[Excerpts from a dataset]
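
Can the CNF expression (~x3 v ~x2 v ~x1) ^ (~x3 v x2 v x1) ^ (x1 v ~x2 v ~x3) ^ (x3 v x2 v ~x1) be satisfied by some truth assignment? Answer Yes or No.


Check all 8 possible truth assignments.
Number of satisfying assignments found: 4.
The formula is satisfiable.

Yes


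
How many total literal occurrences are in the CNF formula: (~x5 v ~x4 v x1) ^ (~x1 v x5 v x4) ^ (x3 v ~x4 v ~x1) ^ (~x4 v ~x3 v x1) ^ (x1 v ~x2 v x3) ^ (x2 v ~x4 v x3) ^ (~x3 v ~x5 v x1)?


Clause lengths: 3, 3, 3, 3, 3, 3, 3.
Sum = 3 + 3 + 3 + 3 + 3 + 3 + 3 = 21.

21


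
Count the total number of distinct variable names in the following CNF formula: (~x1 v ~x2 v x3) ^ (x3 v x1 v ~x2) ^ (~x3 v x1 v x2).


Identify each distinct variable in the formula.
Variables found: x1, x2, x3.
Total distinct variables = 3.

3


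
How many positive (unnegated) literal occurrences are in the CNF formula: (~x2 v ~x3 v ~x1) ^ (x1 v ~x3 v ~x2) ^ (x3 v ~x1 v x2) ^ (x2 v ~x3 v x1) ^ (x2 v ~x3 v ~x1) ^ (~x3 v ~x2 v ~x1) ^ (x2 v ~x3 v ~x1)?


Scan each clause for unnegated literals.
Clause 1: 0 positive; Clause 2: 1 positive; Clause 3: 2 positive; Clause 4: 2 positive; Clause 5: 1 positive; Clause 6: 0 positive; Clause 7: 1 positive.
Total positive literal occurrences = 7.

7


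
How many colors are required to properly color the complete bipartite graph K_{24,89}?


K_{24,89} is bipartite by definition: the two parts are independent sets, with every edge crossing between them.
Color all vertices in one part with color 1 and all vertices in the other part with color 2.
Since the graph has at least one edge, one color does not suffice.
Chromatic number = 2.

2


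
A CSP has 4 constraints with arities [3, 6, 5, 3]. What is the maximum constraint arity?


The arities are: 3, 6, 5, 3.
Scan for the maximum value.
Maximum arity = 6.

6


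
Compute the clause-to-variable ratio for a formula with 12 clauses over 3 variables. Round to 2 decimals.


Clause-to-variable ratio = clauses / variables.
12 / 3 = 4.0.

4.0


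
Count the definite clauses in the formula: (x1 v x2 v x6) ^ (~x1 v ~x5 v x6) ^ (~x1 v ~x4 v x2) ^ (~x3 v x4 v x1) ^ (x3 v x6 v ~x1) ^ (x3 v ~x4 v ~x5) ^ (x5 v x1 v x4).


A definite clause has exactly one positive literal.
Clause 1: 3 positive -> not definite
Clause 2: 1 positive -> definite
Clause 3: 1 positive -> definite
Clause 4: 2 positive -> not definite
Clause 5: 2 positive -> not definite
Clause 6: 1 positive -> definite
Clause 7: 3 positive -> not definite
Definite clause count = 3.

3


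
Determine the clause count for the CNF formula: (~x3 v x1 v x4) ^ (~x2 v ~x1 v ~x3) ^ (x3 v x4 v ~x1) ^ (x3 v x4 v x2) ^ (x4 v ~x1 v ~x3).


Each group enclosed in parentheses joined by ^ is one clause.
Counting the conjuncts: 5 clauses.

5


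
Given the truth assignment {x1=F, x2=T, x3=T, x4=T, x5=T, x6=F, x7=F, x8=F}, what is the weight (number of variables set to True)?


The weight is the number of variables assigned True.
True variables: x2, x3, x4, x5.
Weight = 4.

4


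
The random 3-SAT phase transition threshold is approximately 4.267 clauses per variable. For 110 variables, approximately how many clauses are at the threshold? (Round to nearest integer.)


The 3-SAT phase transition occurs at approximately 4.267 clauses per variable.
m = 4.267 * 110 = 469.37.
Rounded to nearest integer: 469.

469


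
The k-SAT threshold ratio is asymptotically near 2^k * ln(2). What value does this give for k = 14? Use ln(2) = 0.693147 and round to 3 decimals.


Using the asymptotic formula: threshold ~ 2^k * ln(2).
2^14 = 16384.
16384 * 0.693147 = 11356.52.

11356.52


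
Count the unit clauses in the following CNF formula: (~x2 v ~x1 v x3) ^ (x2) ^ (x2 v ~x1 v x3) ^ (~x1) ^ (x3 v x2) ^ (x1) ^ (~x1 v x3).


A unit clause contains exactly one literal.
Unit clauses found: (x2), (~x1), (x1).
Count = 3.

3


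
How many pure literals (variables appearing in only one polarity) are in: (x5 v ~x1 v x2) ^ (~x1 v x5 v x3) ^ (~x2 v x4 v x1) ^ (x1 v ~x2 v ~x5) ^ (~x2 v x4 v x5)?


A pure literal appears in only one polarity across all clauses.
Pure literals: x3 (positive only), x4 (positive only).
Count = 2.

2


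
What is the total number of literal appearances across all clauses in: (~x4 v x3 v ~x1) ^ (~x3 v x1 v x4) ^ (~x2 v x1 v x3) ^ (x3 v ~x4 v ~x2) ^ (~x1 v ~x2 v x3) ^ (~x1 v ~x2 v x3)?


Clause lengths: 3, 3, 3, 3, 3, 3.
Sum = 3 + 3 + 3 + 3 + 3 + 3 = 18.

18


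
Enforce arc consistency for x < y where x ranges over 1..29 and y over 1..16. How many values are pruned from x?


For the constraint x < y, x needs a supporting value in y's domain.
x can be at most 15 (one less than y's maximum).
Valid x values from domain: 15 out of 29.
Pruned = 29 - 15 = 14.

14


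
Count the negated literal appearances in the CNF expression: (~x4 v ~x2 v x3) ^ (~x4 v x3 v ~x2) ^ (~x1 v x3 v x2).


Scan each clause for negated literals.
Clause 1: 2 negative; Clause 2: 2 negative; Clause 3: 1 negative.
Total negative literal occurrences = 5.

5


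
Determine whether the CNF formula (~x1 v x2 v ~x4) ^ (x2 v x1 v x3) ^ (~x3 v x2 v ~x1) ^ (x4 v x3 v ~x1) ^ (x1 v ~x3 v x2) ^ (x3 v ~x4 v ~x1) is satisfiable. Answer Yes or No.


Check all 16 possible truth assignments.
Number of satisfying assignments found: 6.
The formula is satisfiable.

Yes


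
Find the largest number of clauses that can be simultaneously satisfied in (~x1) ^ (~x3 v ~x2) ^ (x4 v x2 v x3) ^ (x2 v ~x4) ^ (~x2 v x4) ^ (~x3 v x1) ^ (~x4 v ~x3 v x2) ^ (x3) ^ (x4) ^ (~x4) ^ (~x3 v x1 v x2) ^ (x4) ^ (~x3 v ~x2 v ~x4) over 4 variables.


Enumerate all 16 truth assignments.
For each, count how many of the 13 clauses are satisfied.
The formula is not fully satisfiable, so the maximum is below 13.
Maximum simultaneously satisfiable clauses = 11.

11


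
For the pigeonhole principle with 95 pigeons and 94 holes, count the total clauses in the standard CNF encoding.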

(Requirement): Your response must consist of every line above, reproduced exactly.

(Output below):
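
Can the CNF expression (~x3 v ~x2 v ~x1) ^ (~x3 v x2 v x1) ^ (x1 v ~x2 v ~x3) ^ (x3 v x2 v ~x1) be satisfied by some truth assignment? Answer Yes or No.


Check all 8 possible truth assignments.
Number of satisfying assignments found: 4.
The formula is satisfiable.

Yes


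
How many total literal occurrences are in the CNF formula: (~x5 v ~x4 v x1) ^ (~x1 v x5 v x4) ^ (x3 v ~x4 v ~x1) ^ (~x4 v ~x3 v x1) ^ (x1 v ~x2 v x3) ^ (x2 v ~x4 v x3) ^ (~x3 v ~x5 v x1)?


Clause lengths: 3, 3, 3, 3, 3, 3, 3.
Sum = 3 + 3 + 3 + 3 + 3 + 3 + 3 = 21.

21


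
Count the total number of distinct variable names in the following CNF formula: (~x1 v ~x2 v x3) ^ (x3 v x1 v ~x2) ^ (~x3 v x1 v x2).


Identify each distinct variable in the formula.
Variables found: x1, x2, x3.
Total distinct variables = 3.

3


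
How many positive (unnegated) literal occurrences are in the CNF formula: (~x2 v ~x3 v ~x1) ^ (x1 v ~x3 v ~x2) ^ (x3 v ~x1 v x2) ^ (x2 v ~x3 v x1) ^ (x2 v ~x3 v ~x1) ^ (~x3 v ~x2 v ~x1) ^ (x2 v ~x3 v ~x1)?


Scan each clause for unnegated literals.
Clause 1: 0 positive; Clause 2: 1 positive; Clause 3: 2 positive; Clause 4: 2 positive; Clause 5: 1 positive; Clause 6: 0 positive; Clause 7: 1 positive.
Total positive literal occurrences = 7.

7


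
How many colors are required to properly color the complete bipartite graph K_{24,89}?


K_{24,89} is bipartite by definition: the two parts are independent sets, with every edge crossing between them.
Color all vertices in one part with color 1 and all vertices in the other part with color 2.
Since the graph has at least one edge, one color does not suffice.
Chromatic number = 2.

2


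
A CSP has 4 constraints with arities [3, 6, 5, 3]. What is the maximum constraint arity?


The arities are: 3, 6, 5, 3.
Scan for the maximum value.
Maximum arity = 6.

6


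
Compute the clause-to-variable ratio for a formula with 12 clauses over 3 variables. Round to 2 decimals.


Clause-to-variable ratio = clauses / variables.
12 / 3 = 4.0.

4.0


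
Count the definite clauses in the formula: (x1 v x2 v x6) ^ (~x1 v ~x5 v x6) ^ (~x1 v ~x4 v x2) ^ (~x3 v x4 v x1) ^ (x3 v x6 v ~x1) ^ (x3 v ~x4 v ~x5) ^ (x5 v x1 v x4).


A definite clause has exactly one positive literal.
Clause 1: 3 positive -> not definite
Clause 2: 1 positive -> definite
Clause 3: 1 positive -> definite
Clause 4: 2 positive -> not definite
Clause 5: 2 positive -> not definite
Clause 6: 1 positive -> definite
Clause 7: 3 positive -> not definite
Definite clause count = 3.

3


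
Determine the clause count for the CNF formula: (~x3 v x1 v x4) ^ (~x2 v ~x1 v ~x3) ^ (x3 v x4 v ~x1) ^ (x3 v x4 v x2) ^ (x4 v ~x1 v ~x3).


Each group enclosed in parentheses joined by ^ is one clause.
Counting the conjuncts: 5 clauses.

5


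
Given the truth assignment {x1=F, x2=T, x3=T, x4=T, x5=T, x6=F, x7=F, x8=F}, what is the weight (number of variables set to True)?


The weight is the number of variables assigned True.
True variables: x2, x3, x4, x5.
Weight = 4.

4


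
The random 3-SAT phase transition threshold is approximately 4.267 clauses per variable. For 110 variables, approximately how many clauses are at the threshold? (Round to nearest integer.)


The 3-SAT phase transition occurs at approximately 4.267 clauses per variable.
m = 4.267 * 110 = 469.37.
Rounded to nearest integer: 469.

469


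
The k-SAT threshold ratio is asymptotically near 2^k * ln(2). What value does this give for k = 14? Use ln(2) = 0.693147 and round to 3 decimals.


Using the asymptotic formula: threshold ~ 2^k * ln(2).
2^14 = 16384.
16384 * 0.693147 = 11356.52.

11356.52


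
Count the unit clauses in the following CNF formula: (~x2 v ~x1 v x3) ^ (x2) ^ (x2 v ~x1 v x3) ^ (~x1) ^ (x3 v x2) ^ (x1) ^ (~x1 v x3).


A unit clause contains exactly one literal.
Unit clauses found: (x2), (~x1), (x1).
Count = 3.

3


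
How many pure literals (variables appearing in only one polarity) are in: (x5 v ~x1 v x2) ^ (~x1 v x5 v x3) ^ (~x2 v x4 v x1) ^ (x1 v ~x2 v ~x5) ^ (~x2 v x4 v x5)?


A pure literal appears in only one polarity across all clauses.
Pure literals: x3 (positive only), x4 (positive only).
Count = 2.

2


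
What is the total number of literal appearances across all clauses in: (~x4 v x3 v ~x1) ^ (~x3 v x1 v x4) ^ (~x2 v x1 v x3) ^ (x3 v ~x4 v ~x2) ^ (~x1 v ~x2 v x3) ^ (~x1 v ~x2 v x3)?


Clause lengths: 3, 3, 3, 3, 3, 3.
Sum = 3 + 3 + 3 + 3 + 3 + 3 = 18.

18


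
Enforce arc consistency for x < y where x ranges over 1..29 and y over 1..16. How many values are pruned from x?


For the constraint x < y, x needs a supporting value in y's domain.
x can be at most 15 (one less than y's maximum).
Valid x values from domain: 15 out of 29.
Pruned = 29 - 15 = 14.

14


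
Count the negated literal appearances in the CNF expression: (~x4 v ~x2 v x3) ^ (~x4 v x3 v ~x2) ^ (~x1 v x3 v x2).


Scan each clause for negated literals.
Clause 1: 2 negative; Clause 2: 2 negative; Clause 3: 1 negative.
Total negative literal occurrences = 5.

5


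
Determine whether the CNF formula (~x1 v x2 v ~x4) ^ (x2 v x1 v x3) ^ (~x3 v x2 v ~x1) ^ (x4 v x3 v ~x1) ^ (x1 v ~x3 v x2) ^ (x3 v ~x4 v ~x1) is satisfiable. Answer Yes or No.


Check all 16 possible truth assignments.
Number of satisfying assignments found: 6.
The formula is satisfiable.

Yes


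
Find the largest number of clauses that can be simultaneously satisfied in (~x1) ^ (~x3 v ~x2) ^ (x4 v x2 v x3) ^ (x2 v ~x4) ^ (~x2 v x4) ^ (~x3 v x1) ^ (~x4 v ~x3 v x2) ^ (x3) ^ (x4) ^ (~x4) ^ (~x3 v x1 v x2) ^ (x4) ^ (~x3 v ~x2 v ~x4) over 4 variables.


Enumerate all 16 truth assignments.
For each, count how many of the 13 clauses are satisfied.
The formula is not fully satisfiable, so the maximum is below 13.
Maximum simultaneously satisfiable clauses = 11.

11


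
For the pigeonhole principle with 95 pigeons and 94 holes, count the total clauses in the standard CNF encoding.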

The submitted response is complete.